Although the data below holds other lines too, output only those from the line with "(4) Gather a: 3*a" up to and including the line with "(1) gcd(n^3 - 4*n^2/3", exactly as they appear.
══════════
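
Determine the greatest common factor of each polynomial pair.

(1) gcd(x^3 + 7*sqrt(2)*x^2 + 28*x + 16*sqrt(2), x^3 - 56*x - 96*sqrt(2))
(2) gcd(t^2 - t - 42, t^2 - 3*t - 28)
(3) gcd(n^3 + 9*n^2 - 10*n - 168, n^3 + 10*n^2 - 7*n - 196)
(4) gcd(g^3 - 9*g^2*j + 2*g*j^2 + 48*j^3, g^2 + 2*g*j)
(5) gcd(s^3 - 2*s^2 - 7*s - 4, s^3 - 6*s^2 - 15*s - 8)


(1) = x^2 + 6*sqrt(2)*x + 16
(2) = gcd((t - 7)*(t + 6), (t - 7)*(t + 4)) = t - 7
(3) = gcd((n - 4)*(n + 6)*(n + 7), (n - 4)*(n + 7)^2) = n^2 + 3*n - 28
(4) = gcd((g - 8*j)*(g - 3*j)*(g + 2*j), g*(g + 2*j)) = g + 2*j
(5) = gcd((s - 4)*(s + 1)^2, (s - 8)*(s + 1)^2) = s^2 + 2*s + 1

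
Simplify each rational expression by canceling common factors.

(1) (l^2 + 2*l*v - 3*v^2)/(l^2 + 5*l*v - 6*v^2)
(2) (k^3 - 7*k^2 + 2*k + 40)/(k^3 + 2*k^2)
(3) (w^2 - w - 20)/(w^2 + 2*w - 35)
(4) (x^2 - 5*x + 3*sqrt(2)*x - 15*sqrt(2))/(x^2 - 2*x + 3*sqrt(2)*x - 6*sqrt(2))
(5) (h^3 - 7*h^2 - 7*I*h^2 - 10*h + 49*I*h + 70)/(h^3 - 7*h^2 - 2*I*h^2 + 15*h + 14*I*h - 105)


(1) = (l + 3*v)/(l + 6*v)
(2) = (k^2 - 9*k + 20)/k^2
(3) = (w + 4)/(w + 7)
(4) = (x - 5)/(x - 2)
(5) = (h - 2*I)/(h + 3*I)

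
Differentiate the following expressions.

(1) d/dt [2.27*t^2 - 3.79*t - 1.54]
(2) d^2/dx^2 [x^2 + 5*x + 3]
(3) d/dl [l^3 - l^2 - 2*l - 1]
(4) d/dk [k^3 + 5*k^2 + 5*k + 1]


(1) = 4.54*t - 3.79
(2) = 2
(3) = 3*l^2 - 2*l - 2
(4) = 3*k^2 + 10*k + 5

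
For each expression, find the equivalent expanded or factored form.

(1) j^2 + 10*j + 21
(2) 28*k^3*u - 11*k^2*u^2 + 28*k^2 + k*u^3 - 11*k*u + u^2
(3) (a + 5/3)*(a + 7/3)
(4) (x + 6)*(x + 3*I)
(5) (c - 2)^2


(1) = (j + 3)*(j + 7)
(2) = (-7*k + u)*(-4*k + u)*(k*u + 1)
(3) = a^2 + 4*a + 35/9
(4) = x^2 + 6*x + 3*I*x + 18*I
(5) = c^2 - 4*c + 4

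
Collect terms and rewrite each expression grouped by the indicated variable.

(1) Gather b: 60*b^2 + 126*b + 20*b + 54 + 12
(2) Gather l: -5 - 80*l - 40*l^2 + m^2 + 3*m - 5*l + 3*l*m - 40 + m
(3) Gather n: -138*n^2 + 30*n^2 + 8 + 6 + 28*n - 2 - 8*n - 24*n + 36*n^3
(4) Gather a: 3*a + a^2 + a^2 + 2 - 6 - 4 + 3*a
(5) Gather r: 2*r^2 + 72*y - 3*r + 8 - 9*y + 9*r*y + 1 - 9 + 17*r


(1) = 60*b^2 + 146*b + 66
(2) = -40*l^2 + l*(3*m - 85) + m^2 + 4*m - 45
(3) = 36*n^3 - 108*n^2 - 4*n + 12
(4) = 2*a^2 + 6*a - 8
(5) = 2*r^2 + r*(9*y + 14) + 63*y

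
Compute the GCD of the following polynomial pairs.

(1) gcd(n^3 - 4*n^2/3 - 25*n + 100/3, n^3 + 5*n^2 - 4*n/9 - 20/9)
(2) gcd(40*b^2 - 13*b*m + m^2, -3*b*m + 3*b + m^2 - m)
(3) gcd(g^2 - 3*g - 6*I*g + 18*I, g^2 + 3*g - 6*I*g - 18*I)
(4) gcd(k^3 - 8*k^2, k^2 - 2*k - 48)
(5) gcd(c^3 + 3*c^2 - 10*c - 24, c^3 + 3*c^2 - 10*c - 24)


(1) = n + 5
(2) = 1
(3) = gcd((g - 3)*(g - 6*I), (g + 3)*(g - 6*I)) = g - 6*I
(4) = k - 8
(5) = c^3 + 3*c^2 - 10*c - 24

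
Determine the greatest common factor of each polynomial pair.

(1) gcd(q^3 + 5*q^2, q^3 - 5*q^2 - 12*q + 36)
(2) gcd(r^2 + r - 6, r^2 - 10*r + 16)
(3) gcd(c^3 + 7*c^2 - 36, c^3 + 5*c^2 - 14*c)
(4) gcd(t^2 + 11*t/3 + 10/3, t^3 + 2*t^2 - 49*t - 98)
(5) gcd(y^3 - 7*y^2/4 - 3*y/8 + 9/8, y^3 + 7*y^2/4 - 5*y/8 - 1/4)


(1) = gcd(q^2*(q + 5), (q - 6)*(q - 2)*(q + 3)) = 1
(2) = gcd((r - 2)*(r + 3), (r - 8)*(r - 2)) = r - 2
(3) = gcd((c - 2)*(c + 3)*(c + 6), c*(c - 2)*(c + 7)) = c - 2
(4) = t + 2
(5) = gcd((y - 3/2)*(y - 1)*(y + 3/4), (y - 1/2)*(y + 1/4)*(y + 2)) = 1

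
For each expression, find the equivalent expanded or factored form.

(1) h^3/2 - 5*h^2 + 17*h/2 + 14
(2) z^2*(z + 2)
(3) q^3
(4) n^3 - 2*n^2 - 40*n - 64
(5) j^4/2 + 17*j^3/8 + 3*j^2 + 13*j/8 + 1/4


(1) = (h/2 + 1/2)*(h - 7)*(h - 4)
(2) = z^3 + 2*z^2
(3) = q^3
(4) = (n - 8)*(n + 2)*(n + 4)
(5) = (j/2 + 1)*(j + 1/4)*(j + 1)^2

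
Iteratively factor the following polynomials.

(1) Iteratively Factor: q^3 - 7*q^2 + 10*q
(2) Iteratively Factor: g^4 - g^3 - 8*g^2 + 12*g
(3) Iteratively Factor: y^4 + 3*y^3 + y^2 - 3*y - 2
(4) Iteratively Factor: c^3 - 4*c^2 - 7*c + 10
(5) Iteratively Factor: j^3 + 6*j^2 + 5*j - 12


(1) = (q - 5)*(q^2 - 2*q) = q*(q - 5)*(q - 2)
(2) = (g - 2)*(g^3 + g^2 - 6*g) = (g - 2)*(g + 3)*(g^2 - 2*g) = g*(g - 2)*(g + 3)*(g - 2)
(3) = (y + 1)*(y^3 + 2*y^2 - y - 2) = (y - 1)*(y + 1)*(y^2 + 3*y + 2) = (y - 1)*(y + 1)^2*(y + 2)
(4) = (c + 2)*(c^2 - 6*c + 5) = (c - 1)*(c + 2)*(c - 5)
(5) = (j + 3)*(j^2 + 3*j - 4) = (j + 3)*(j + 4)*(j - 1)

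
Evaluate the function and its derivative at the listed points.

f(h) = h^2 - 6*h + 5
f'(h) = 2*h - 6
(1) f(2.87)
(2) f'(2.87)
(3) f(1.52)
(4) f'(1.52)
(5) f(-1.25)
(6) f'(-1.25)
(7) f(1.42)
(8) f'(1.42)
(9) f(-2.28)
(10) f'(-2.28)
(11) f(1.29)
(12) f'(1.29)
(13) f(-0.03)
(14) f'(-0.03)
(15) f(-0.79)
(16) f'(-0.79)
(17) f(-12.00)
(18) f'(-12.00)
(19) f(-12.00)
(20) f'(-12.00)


(1) = -3.98
(2) = -0.26
(3) = -1.81
(4) = -2.96
(5) = 14.06
(6) = -8.50
(7) = -1.50
(8) = -3.16
(9) = 23.88
(10) = -10.56
(11) = -1.08
(12) = -3.42
(13) = 5.18
(14) = -6.06
(15) = 10.36
(16) = -7.58
(17) = 221.00
(18) = -30.00
(19) = 221.00
(20) = -30.00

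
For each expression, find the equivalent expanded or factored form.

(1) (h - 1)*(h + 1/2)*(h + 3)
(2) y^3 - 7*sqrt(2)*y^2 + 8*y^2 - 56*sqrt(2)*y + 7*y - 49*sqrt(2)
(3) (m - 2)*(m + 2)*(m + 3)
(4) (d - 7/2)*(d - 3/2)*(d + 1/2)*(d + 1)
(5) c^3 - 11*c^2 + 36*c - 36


(1) = h^3 + 5*h^2/2 - 2*h - 3/2
(2) = (y + 1)*(y + 7)*(y - 7*sqrt(2))
(3) = m^3 + 3*m^2 - 4*m - 12
(4) = d^4 - 7*d^3/2 - 7*d^2/4 + 43*d/8 + 21/8
(5) = (c - 6)*(c - 3)*(c - 2)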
══════════
RESPONSE
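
(4) Gather a: 3*a + a^2 + a^2 + 2 - 6 - 4 + 3*a
(5) Gather r: 2*r^2 + 72*y - 3*r + 8 - 9*y + 9*r*y + 1 - 9 + 17*r


(1) = 60*b^2 + 146*b + 66
(2) = -40*l^2 + l*(3*m - 85) + m^2 + 4*m - 45
(3) = 36*n^3 - 108*n^2 - 4*n + 12
(4) = 2*a^2 + 6*a - 8
(5) = 2*r^2 + r*(9*y + 14) + 63*y

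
Compute the GCD of the following polynomial pairs.

(1) gcd(n^3 - 4*n^2/3 - 25*n + 100/3, n^3 + 5*n^2 - 4*n/9 - 20/9)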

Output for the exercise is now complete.